THE PROBLEM:
Quote all of the entries word for word.

----- DATA FOR THIS EXERCISE

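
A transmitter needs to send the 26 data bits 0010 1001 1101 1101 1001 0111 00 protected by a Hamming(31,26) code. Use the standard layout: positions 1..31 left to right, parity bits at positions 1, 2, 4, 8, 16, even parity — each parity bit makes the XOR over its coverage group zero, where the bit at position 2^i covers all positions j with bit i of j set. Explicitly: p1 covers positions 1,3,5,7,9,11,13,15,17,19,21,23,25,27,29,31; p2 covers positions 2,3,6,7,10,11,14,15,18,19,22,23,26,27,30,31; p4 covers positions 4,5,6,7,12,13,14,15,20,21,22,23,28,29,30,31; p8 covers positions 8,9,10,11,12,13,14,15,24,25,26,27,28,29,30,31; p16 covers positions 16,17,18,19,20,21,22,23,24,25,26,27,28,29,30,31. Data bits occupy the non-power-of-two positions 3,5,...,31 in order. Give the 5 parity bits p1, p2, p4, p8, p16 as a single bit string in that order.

Place data bits at non-power-of-two positions: b3=0, b5=0, b6=1, b7=0, b9=1, b10=0, b11=0, b12=1, b13=1, b14=1, b15=0, b17=1, b18=1, b19=1, b20=0, b21=1, b22=1, b23=0, b24=0, b25=1, b26=0, b27=1, b28=1, b29=1, b30=0, b31=0.
p1 = XOR of data positions {3,5,7,9,11,13,15,17,19,21,23,25,27,29,31} = 0⊕0⊕0⊕1⊕0⊕1⊕0⊕1⊕1⊕1⊕0⊕1⊕1⊕1⊕0 = 0
p2 = XOR of data positions {3,6,7,10,11,14,15,18,19,22,23,26,27,30,31} = 0⊕1⊕0⊕0⊕0⊕1⊕0⊕1⊕1⊕1⊕0⊕0⊕1⊕0⊕0 = 0
p4 = XOR of data positions {5,6,7,12,13,14,15,20,21,22,23,28,29,30,31} = 0⊕1⊕0⊕1⊕1⊕1⊕0⊕0⊕1⊕1⊕0⊕1⊕1⊕0⊕0 = 0
p8 = XOR of data positions {9,10,11,12,13,14,15,24,25,26,27,28,29,30,31} = 1⊕0⊕0⊕1⊕1⊕1⊕0⊕0⊕1⊕0⊕1⊕1⊕1⊕0⊕0 = 0
p16 = XOR of data positions {17,18,19,20,21,22,23,24,25,26,27,28,29,30,31} = 1⊕1⊕1⊕0⊕1⊕1⊕0⊕0⊕1⊕0⊕1⊕1⊕1⊕0⊕0 = 1
Parity bits p1,p2,p4,p8,p16 = 00001

00001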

----------

RESULT FOR THIS TASK:
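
A transmitter needs to send the 26 data bits 0010 1001 1101 1101 1001 0111 00 protected by a Hamming(31,26) code. Use the standard layout: positions 1..31 left to right, parity bits at positions 1, 2, 4, 8, 16, even parity — each parity bit makes the XOR over its coverage group zero, where the bit at position 2^i covers all positions j with bit i of j set. Explicitly: p1 covers positions 1,3,5,7,9,11,13,15,17,19,21,23,25,27,29,31; p2 covers positions 2,3,6,7,10,11,14,15,18,19,22,23,26,27,30,31; p4 covers positions 4,5,6,7,12,13,14,15,20,21,22,23,28,29,30,31; p8 covers positions 8,9,10,11,12,13,14,15,24,25,26,27,28,29,30,31; p16 covers positions 16,17,18,19,20,21,22,23,24,25,26,27,28,29,30,31. Data bits occupy the non-power-of-two positions 3,5,...,31 in order. Give the 5 parity bits p1, p2, p4, p8, p16 as a single bit string in that order.

Place data bits at non-power-of-two positions: b3=0, b5=0, b6=1, b7=0, b9=1, b10=0, b11=0, b12=1, b13=1, b14=1, b15=0, b17=1, b18=1, b19=1, b20=0, b21=1, b22=1, b23=0, b24=0, b25=1, b26=0, b27=1, b28=1, b29=1, b30=0, b31=0.
p1 = XOR of data positions {3,5,7,9,11,13,15,17,19,21,23,25,27,29,31} = 0⊕0⊕0⊕1⊕0⊕1⊕0⊕1⊕1⊕1⊕0⊕1⊕1⊕1⊕0 = 0
p2 = XOR of data positions {3,6,7,10,11,14,15,18,19,22,23,26,27,30,31} = 0⊕1⊕0⊕0⊕0⊕1⊕0⊕1⊕1⊕1⊕0⊕0⊕1⊕0⊕0 = 0
p4 = XOR of data positions {5,6,7,12,13,14,15,20,21,22,23,28,29,30,31} = 0⊕1⊕0⊕1⊕1⊕1⊕0⊕0⊕1⊕1⊕0⊕1⊕1⊕0⊕0 = 0
p8 = XOR of data positions {9,10,11,12,13,14,15,24,25,26,27,28,29,30,31} = 1⊕0⊕0⊕1⊕1⊕1⊕0⊕0⊕1⊕0⊕1⊕1⊕1⊕0⊕0 = 0
p16 = XOR of data positions {17,18,19,20,21,22,23,24,25,26,27,28,29,30,31} = 1⊕1⊕1⊕0⊕1⊕1⊕0⊕0⊕1⊕0⊕1⊕1⊕1⊕0⊕0 = 1
Parity bits p1,p2,p4,p8,p16 = 00001

00001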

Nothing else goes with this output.